- TASK TO CARRY OUT:
Every line from the start of the records below to the line containing "269, 312, 569" should be retyped exactly, that line included, and no others.

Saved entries
╭──

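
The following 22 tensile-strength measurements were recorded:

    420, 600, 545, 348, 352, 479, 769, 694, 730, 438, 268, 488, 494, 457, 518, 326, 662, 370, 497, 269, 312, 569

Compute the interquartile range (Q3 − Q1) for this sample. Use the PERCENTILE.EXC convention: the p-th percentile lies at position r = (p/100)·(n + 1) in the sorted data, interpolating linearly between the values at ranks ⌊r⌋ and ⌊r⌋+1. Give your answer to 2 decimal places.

Sorted: 268, 269, 312, 326, 348, 352, 370, 420, 438, 457, 479, 488, 494, 497, 518, 545, 569, 600, 662, 694, 730, 769.
n = 22.
P25: r = 5.75; ranks 5–6 are 348, 352; interpolating gives 351.
P75: r = 17.25; ranks 17–18 are 569, 600; interpolating gives 576.75.
Difference: 576.75 − 351 = 225.75.

225.75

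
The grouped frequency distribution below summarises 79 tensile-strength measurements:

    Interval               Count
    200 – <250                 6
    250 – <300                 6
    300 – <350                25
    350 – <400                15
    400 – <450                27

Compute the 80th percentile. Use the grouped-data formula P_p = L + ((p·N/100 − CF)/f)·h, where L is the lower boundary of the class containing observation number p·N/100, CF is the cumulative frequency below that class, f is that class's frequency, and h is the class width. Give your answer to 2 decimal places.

N = 79; target position k = 80/100 · 79 = 63.2.
Cumulative frequencies: 6, 12, 37, 52, 79.
Observation 63.2 falls in the class 400 – <450.
L = 400, CF = 52, f = 27, h = 50.
P80 = 400 + ((63.2 − 52)/27)·50 = 400 + 20.7407 = 420.741.

420.74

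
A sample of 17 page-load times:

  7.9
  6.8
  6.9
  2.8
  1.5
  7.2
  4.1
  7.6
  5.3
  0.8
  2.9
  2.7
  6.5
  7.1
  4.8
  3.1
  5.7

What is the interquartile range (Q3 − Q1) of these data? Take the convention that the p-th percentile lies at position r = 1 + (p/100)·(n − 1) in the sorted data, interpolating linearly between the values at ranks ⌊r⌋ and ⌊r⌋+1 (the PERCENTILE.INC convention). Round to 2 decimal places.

Sorted: 0.8, 1.5, 2.7, 2.8, 2.9, 3.1, 4.1, 4.8, 5.3, 5.7, 6.5, 6.8, 6.9, 7.1, 7.2, 7.6, 7.9.
n = 17.
P25: r = 5 (integer) → 2.9.
P75: r = 13 (integer) → 6.9.
Difference: 6.9 − 2.9 = 4.

4.00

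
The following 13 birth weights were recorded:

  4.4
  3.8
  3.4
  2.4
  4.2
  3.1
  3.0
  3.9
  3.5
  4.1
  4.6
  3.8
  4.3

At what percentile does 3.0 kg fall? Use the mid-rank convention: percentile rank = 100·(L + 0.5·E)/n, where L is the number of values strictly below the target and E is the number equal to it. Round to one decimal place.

11.5

Sorted: 2.4, 3.0, 3.1, 3.4, 3.5, 3.8, 3.8, 3.9, 4.1, 4.2, 4.3, 4.4, 4.6.
Count below 3.0: L = 1; count equal: E = 1; n = 13.
Percentile rank = 100·(1 + 0.5·1)/13 = 100·1.5/13 = 11.54.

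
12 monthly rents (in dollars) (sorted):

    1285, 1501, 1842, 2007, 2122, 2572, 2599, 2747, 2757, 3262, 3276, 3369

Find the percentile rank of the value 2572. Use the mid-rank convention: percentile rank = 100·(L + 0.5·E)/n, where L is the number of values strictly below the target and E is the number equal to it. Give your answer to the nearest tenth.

45.8

Count below 2572: L = 5; count equal: E = 1; n = 12.
Percentile rank = 100·(5 + 0.5·1)/12 = 100·5.5/12 = 45.83.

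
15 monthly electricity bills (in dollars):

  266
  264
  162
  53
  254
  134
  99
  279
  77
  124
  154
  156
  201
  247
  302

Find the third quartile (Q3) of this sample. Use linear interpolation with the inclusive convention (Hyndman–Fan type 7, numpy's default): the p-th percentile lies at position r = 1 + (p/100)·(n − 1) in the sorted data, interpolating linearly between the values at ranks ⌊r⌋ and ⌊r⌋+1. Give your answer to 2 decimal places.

Sorted: 53, 77, 99, 124, 134, 154, 156, 162, 201, 247, 254, 264, 266, 279, 302.
n = 15.
r = 1 + (75/100)·(15 − 1) = 1 + 10.5 = 11.5.
Rank 11 is 254 and rank 12 is 264.
Interpolate: 254 + 0.5·(264 − 254) = 254 + 0.5·10 = 259.

259.00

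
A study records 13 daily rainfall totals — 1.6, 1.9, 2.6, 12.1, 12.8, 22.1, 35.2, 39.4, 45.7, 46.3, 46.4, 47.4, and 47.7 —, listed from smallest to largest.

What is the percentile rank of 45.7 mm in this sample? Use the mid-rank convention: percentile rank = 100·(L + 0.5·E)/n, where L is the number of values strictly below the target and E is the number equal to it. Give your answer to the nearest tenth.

Count below 45.7: L = 8; count equal: E = 1; n = 13.
Percentile rank = 100·(8 + 0.5·1)/13 = 100·8.5/13 = 65.38.

65.4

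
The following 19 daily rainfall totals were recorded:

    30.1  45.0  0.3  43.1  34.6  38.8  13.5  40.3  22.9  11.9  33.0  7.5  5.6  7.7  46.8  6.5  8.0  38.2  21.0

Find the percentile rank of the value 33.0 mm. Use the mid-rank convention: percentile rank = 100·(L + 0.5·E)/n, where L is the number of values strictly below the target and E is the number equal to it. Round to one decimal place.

60.5

Sorted: 0.3, 5.6, 6.5, 7.5, 7.7, 8.0, 11.9, 13.5, 21.0, 22.9, 30.1, 33.0, 34.6, 38.2, 38.8, 40.3, 43.1, 45.0, 46.8.
Count below 33.0: L = 11; count equal: E = 1; n = 19.
Percentile rank = 100·(11 + 0.5·1)/19 = 100·11.5/19 = 60.53.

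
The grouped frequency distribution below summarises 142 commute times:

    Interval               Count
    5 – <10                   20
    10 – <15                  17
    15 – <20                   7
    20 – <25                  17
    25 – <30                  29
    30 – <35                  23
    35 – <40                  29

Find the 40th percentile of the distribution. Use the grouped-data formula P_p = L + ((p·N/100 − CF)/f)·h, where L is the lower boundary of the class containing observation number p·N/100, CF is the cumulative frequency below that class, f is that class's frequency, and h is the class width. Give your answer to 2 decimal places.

23.76

N = 142; target position k = 40/100 · 142 = 56.8.
Cumulative frequencies: 20, 37, 44, 61, 90, 113, 142.
Observation 56.8 falls in the class 20 – <25.
L = 20, CF = 44, f = 17, h = 5.
P40 = 20 + ((56.8 − 44)/17)·5 = 20 + 3.76471 = 23.7647.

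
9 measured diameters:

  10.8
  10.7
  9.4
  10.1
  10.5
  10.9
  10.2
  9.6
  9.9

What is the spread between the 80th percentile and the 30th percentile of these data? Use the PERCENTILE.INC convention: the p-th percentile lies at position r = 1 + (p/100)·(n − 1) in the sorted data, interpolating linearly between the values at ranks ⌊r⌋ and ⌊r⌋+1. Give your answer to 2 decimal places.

Sorted: 9.4, 9.6, 9.9, 10.1, 10.2, 10.5, 10.7, 10.8, 10.9.
n = 9.
P30: r = 3.4; ranks 3–4 are 9.9, 10.1; interpolating gives 9.98.
P80: r = 7.4; ranks 7–8 are 10.7, 10.8; interpolating gives 10.74.
Difference: 10.74 − 9.98 = 0.76.

0.76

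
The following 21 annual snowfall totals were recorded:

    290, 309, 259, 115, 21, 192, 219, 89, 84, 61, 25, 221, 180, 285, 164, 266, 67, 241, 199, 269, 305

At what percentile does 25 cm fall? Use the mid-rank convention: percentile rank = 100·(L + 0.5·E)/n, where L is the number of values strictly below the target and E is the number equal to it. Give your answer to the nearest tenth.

Sorted: 21, 25, 61, 67, 84, 89, 115, 164, 180, 192, 199, 219, 221, 241, 259, 266, 269, 285, 290, 305, 309.
Count below 25: L = 1; count equal: E = 1; n = 21.
Percentile rank = 100·(1 + 0.5·1)/21 = 100·1.5/21 = 7.143.

7.1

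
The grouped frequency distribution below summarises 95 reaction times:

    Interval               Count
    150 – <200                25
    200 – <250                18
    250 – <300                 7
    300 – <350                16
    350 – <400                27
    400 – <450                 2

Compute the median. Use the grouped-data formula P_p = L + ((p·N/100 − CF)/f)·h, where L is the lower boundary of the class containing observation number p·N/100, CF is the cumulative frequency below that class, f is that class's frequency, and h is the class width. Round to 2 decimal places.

282.14

N = 95; target position k = 50/100 · 95 = 47.5.
Cumulative frequencies: 25, 43, 50, 66, 93, 95.
Observation 47.5 falls in the class 250 – <300.
L = 250, CF = 43, f = 7, h = 50.
P50 = 250 + ((47.5 − 43)/7)·50 = 250 + 32.1429 = 282.143.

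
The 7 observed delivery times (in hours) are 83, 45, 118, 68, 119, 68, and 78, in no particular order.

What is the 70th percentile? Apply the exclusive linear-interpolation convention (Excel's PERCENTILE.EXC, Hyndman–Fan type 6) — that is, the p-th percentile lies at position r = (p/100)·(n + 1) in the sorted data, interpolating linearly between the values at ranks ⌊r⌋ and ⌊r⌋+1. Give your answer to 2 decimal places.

Sorted: 45, 68, 68, 78, 83, 118, 119.
n = 7.
r = (70/100)·(7 + 1) = 5.6.
Rank 5 is 83 and rank 6 is 118.
Interpolate: 83 + 0.6·(118 − 83) = 83 + 0.6·35 = 104.

104.00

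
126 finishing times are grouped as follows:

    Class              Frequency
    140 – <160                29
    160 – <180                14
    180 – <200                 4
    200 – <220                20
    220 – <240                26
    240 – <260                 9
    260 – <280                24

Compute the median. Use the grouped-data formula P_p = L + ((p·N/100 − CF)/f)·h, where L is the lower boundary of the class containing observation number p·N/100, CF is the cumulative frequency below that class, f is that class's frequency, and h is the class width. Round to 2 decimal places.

N = 126; target position k = 50/100 · 126 = 63.
Cumulative frequencies: 29, 43, 47, 67, 93, 102, 126.
Observation 63 falls in the class 200 – <220.
L = 200, CF = 47, f = 20, h = 20.
P50 = 200 + ((63 − 47)/20)·20 = 200 + 16 = 216.

216.00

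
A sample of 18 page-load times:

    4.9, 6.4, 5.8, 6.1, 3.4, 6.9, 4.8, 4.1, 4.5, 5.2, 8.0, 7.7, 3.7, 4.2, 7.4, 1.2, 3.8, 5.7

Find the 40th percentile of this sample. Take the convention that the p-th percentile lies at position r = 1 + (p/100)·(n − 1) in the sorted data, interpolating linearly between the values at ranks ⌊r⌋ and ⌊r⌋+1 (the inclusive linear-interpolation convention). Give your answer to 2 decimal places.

4.74

Sorted: 1.2, 3.4, 3.7, 3.8, 4.1, 4.2, 4.5, 4.8, 4.9, 5.2, 5.7, 5.8, 6.1, 6.4, 6.9, 7.4, 7.7, 8.0.
n = 18.
r = 1 + (40/100)·(18 − 1) = 1 + 6.8 = 7.8.
Rank 7 is 4.5 and rank 8 is 4.8.
Interpolate: 4.5 + 0.8·(4.8 − 4.5) = 4.5 + 0.8·0.3 = 4.74.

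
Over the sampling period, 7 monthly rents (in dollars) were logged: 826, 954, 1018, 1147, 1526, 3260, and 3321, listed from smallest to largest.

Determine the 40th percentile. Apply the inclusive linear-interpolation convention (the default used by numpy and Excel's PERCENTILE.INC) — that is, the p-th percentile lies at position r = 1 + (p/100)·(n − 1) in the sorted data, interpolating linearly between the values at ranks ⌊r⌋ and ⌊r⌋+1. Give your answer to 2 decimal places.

n = 7.
r = 1 + (40/100)·(7 − 1) = 1 + 2.4 = 3.4.
Rank 3 is 1018 and rank 4 is 1147.
Interpolate: 1018 + 0.4·(1147 − 1018) = 1018 + 0.4·129 = 1069.6.

1069.60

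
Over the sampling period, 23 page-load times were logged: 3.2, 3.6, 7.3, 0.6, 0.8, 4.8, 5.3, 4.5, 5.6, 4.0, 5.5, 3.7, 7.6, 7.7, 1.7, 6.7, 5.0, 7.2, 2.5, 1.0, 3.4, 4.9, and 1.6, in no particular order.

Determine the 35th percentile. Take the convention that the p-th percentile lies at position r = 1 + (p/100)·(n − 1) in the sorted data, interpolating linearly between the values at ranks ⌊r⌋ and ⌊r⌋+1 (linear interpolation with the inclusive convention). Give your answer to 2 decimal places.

3.54

Sorted: 0.6, 0.8, 1.0, 1.6, 1.7, 2.5, 3.2, 3.4, 3.6, 3.7, 4.0, 4.5, 4.8, 4.9, 5.0, 5.3, 5.5, 5.6, 6.7, 7.2, 7.3, 7.6, 7.7.
n = 23.
r = 1 + (35/100)·(23 − 1) = 1 + 7.7 = 8.7.
Rank 8 is 3.4 and rank 9 is 3.6.
Interpolate: 3.4 + 0.7·(3.6 − 3.4) = 3.4 + 0.7·0.2 = 3.54.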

╰──

- RESPONSE:
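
The following 22 tensile-strength measurements were recorded:

    420, 600, 545, 348, 352, 479, 769, 694, 730, 438, 268, 488, 494, 457, 518, 326, 662, 370, 497, 269, 312, 569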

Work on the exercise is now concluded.